Reproduce the listing exactly, keeping every word as it is.

Content starts

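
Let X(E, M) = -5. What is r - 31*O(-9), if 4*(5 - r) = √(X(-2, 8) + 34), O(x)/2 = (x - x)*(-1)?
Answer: 5 - √29/4 ≈ 3.6537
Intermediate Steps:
O(x) = 0 (O(x) = 2*((x - x)*(-1)) = 2*(0*(-1)) = 2*0 = 0)
r = 5 - √29/4 (r = 5 - √(-5 + 34)/4 = 5 - √29/4 ≈ 3.6537)
r - 31*O(-9) = (5 - √29/4) - 31*0 = (5 - √29/4) + 0 = 5 - √29/4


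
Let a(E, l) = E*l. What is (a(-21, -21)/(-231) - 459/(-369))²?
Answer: 90000/203401 ≈ 0.44248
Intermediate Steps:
(a(-21, -21)/(-231) - 459/(-369))² = (-21*(-21)/(-231) - 459/(-369))² = (441*(-1/231) - 459*(-1/369))² = (-21/11 + 51/41)² = (-300/451)² = 90000/203401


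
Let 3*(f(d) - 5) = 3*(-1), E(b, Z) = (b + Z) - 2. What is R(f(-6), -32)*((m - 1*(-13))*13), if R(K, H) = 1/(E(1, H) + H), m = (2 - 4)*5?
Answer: -⅗ ≈ -0.60000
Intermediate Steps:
m = -10 (m = -2*5 = -10)
E(b, Z) = -2 + Z + b (E(b, Z) = (Z + b) - 2 = -2 + Z + b)
f(d) = 4 (f(d) = 5 + (3*(-1))/3 = 5 + (⅓)*(-3) = 5 - 1 = 4)
R(K, H) = 1/(-1 + 2*H) (R(K, H) = 1/((-2 + H + 1) + H) = 1/((-1 + H) + H) = 1/(-1 + 2*H))
R(f(-6), -32)*((m - 1*(-13))*13) = ((-10 - 1*(-13))*13)/(-1 + 2*(-32)) = ((-10 + 13)*13)/(-1 - 64) = (3*13)/(-65) = -1/65*39 = -⅗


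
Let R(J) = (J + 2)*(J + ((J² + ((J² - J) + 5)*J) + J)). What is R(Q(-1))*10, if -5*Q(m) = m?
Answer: 3872/125 ≈ 30.976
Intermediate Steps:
Q(m) = -m/5
R(J) = (2 + J)*(J² + 2*J + J*(5 + J² - J)) (R(J) = (2 + J)*(J + ((J² + (5 + J² - J)*J) + J)) = (2 + J)*(J + ((J² + J*(5 + J² - J)) + J)) = (2 + J)*(J + (J + J² + J*(5 + J² - J))) = (2 + J)*(J² + 2*J + J*(5 + J² - J)))
R(Q(-1))*10 = ((-⅕*(-1))*(14 + (-⅕*(-1))³ + 2*(-⅕*(-1))² + 7*(-⅕*(-1))))*10 = ((14 + (⅕)³ + 2*(⅕)² + 7*(⅕))/5)*10 = ((14 + 1/125 + 2*(1/25) + 7/5)/5)*10 = ((14 + 1/125 + 2/25 + 7/5)/5)*10 = ((⅕)*(1936/125))*10 = (1936/625)*10 = 3872/125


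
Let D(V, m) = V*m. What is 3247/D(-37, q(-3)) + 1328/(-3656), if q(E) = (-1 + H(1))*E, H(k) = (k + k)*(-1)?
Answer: -1539157/152181 ≈ -10.114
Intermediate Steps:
H(k) = -2*k (H(k) = (2*k)*(-1) = -2*k)
q(E) = -3*E (q(E) = (-1 - 2*1)*E = (-1 - 2)*E = -3*E)
3247/D(-37, q(-3)) + 1328/(-3656) = 3247/((-(-111)*(-3))) + 1328/(-3656) = 3247/((-37*9)) + 1328*(-1/3656) = 3247/(-333) - 166/457 = 3247*(-1/333) - 166/457 = -3247/333 - 166/457 = -1539157/152181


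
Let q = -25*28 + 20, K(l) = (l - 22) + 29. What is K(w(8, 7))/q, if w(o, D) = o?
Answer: -3/136 ≈ -0.022059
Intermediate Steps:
K(l) = 7 + l (K(l) = (-22 + l) + 29 = 7 + l)
q = -680 (q = -700 + 20 = -680)
K(w(8, 7))/q = (7 + 8)/(-680) = 15*(-1/680) = -3/136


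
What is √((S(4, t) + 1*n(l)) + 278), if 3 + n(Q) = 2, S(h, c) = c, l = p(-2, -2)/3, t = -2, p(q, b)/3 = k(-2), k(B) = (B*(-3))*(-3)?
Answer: 5*√11 ≈ 16.583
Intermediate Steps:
k(B) = 9*B (k(B) = -3*B*(-3) = 9*B)
p(q, b) = -54 (p(q, b) = 3*(9*(-2)) = 3*(-18) = -54)
l = -18 (l = -54/3 = -54*⅓ = -18)
n(Q) = -1 (n(Q) = -3 + 2 = -1)
√((S(4, t) + 1*n(l)) + 278) = √((-2 + 1*(-1)) + 278) = √((-2 - 1) + 278) = √(-3 + 278) = √275 = 5*√11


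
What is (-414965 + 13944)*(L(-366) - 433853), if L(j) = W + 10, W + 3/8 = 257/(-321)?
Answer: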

Content ends

[Response to this exercise]
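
Let X(E, M) = -5. What is r - 31*O(-9), if 4*(5 - r) = √(X(-2, 8) + 34), O(x)/2 = (x - x)*(-1)?
Answer: 5 - √29/4 ≈ 3.6537
Intermediate Steps:
O(x) = 0 (O(x) = 2*((x - x)*(-1)) = 2*(0*(-1)) = 2*0 = 0)
r = 5 - √29/4 (r = 5 - √(-5 + 34)/4 = 5 - √29/4 ≈ 3.6537)
r - 31*O(-9) = (5 - √29/4) - 31*0 = (5 - √29/4) + 0 = 5 - √29/4


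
Let a(E, l) = E*l. What is (a(-21, -21)/(-231) - 459/(-369))²?
Answer: 90000/203401 ≈ 0.44248
Intermediate Steps:
(a(-21, -21)/(-231) - 459/(-369))² = (-21*(-21)/(-231) - 459/(-369))² = (441*(-1/231) - 459*(-1/369))² = (-21/11 + 51/41)² = (-300/451)² = 90000/203401


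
Let 3*(f(d) - 5) = 3*(-1), E(b, Z) = (b + Z) - 2. What is R(f(-6), -32)*((m - 1*(-13))*13), if R(K, H) = 1/(E(1, H) + H), m = (2 - 4)*5?
Answer: -⅗ ≈ -0.60000
Intermediate Steps:
m = -10 (m = -2*5 = -10)
E(b, Z) = -2 + Z + b (E(b, Z) = (Z + b) - 2 = -2 + Z + b)
f(d) = 4 (f(d) = 5 + (3*(-1))/3 = 5 + (⅓)*(-3) = 5 - 1 = 4)
R(K, H) = 1/(-1 + 2*H) (R(K, H) = 1/((-2 + H + 1) + H) = 1/((-1 + H) + H) = 1/(-1 + 2*H))
R(f(-6), -32)*((m - 1*(-13))*13) = ((-10 - 1*(-13))*13)/(-1 + 2*(-32)) = ((-10 + 13)*13)/(-1 - 64) = (3*13)/(-65) = -1/65*39 = -⅗


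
Let R(J) = (J + 2)*(J + ((J² + ((J² - J) + 5)*J) + J)). What is R(Q(-1))*10, if -5*Q(m) = m?
Answer: 3872/125 ≈ 30.976
Intermediate Steps:
Q(m) = -m/5
R(J) = (2 + J)*(J² + 2*J + J*(5 + J² - J)) (R(J) = (2 + J)*(J + ((J² + (5 + J² - J)*J) + J)) = (2 + J)*(J + ((J² + J*(5 + J² - J)) + J)) = (2 + J)*(J + (J + J² + J*(5 + J² - J))) = (2 + J)*(J² + 2*J + J*(5 + J² - J)))
R(Q(-1))*10 = ((-⅕*(-1))*(14 + (-⅕*(-1))³ + 2*(-⅕*(-1))² + 7*(-⅕*(-1))))*10 = ((14 + (⅕)³ + 2*(⅕)² + 7*(⅕))/5)*10 = ((14 + 1/125 + 2*(1/25) + 7/5)/5)*10 = ((14 + 1/125 + 2/25 + 7/5)/5)*10 = ((⅕)*(1936/125))*10 = (1936/625)*10 = 3872/125


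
Let D(V, m) = V*m. What is 3247/D(-37, q(-3)) + 1328/(-3656), if q(E) = (-1 + H(1))*E, H(k) = (k + k)*(-1)?
Answer: -1539157/152181 ≈ -10.114
Intermediate Steps:
H(k) = -2*k (H(k) = (2*k)*(-1) = -2*k)
q(E) = -3*E (q(E) = (-1 - 2*1)*E = (-1 - 2)*E = -3*E)
3247/D(-37, q(-3)) + 1328/(-3656) = 3247/((-(-111)*(-3))) + 1328/(-3656) = 3247/((-37*9)) + 1328*(-1/3656) = 3247/(-333) - 166/457 = 3247*(-1/333) - 166/457 = -3247/333 - 166/457 = -1539157/152181


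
Let q = -25*28 + 20, K(l) = (l - 22) + 29. What is K(w(8, 7))/q, if w(o, D) = o?
Answer: -3/136 ≈ -0.022059
Intermediate Steps:
K(l) = 7 + l (K(l) = (-22 + l) + 29 = 7 + l)
q = -680 (q = -700 + 20 = -680)
K(w(8, 7))/q = (7 + 8)/(-680) = 15*(-1/680) = -3/136


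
What is √((S(4, t) + 1*n(l)) + 278), if 3 + n(Q) = 2, S(h, c) = c, l = p(-2, -2)/3, t = -2, p(q, b)/3 = k(-2), k(B) = (B*(-3))*(-3)?
Answer: 5*√11 ≈ 16.583
Intermediate Steps:
k(B) = 9*B (k(B) = -3*B*(-3) = 9*B)
p(q, b) = -54 (p(q, b) = 3*(9*(-2)) = 3*(-18) = -54)
l = -18 (l = -54/3 = -54*⅓ = -18)
n(Q) = -1 (n(Q) = -3 + 2 = -1)
√((S(4, t) + 1*n(l)) + 278) = √((-2 + 1*(-1)) + 278) = √((-2 - 1) + 278) = √(-3 + 278) = √275 = 5*√11


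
What is (-414965 + 13944)*(L(-366) - 433853), if L(j) = W + 10, W + 3/8 = 257/(-321)?
Answer: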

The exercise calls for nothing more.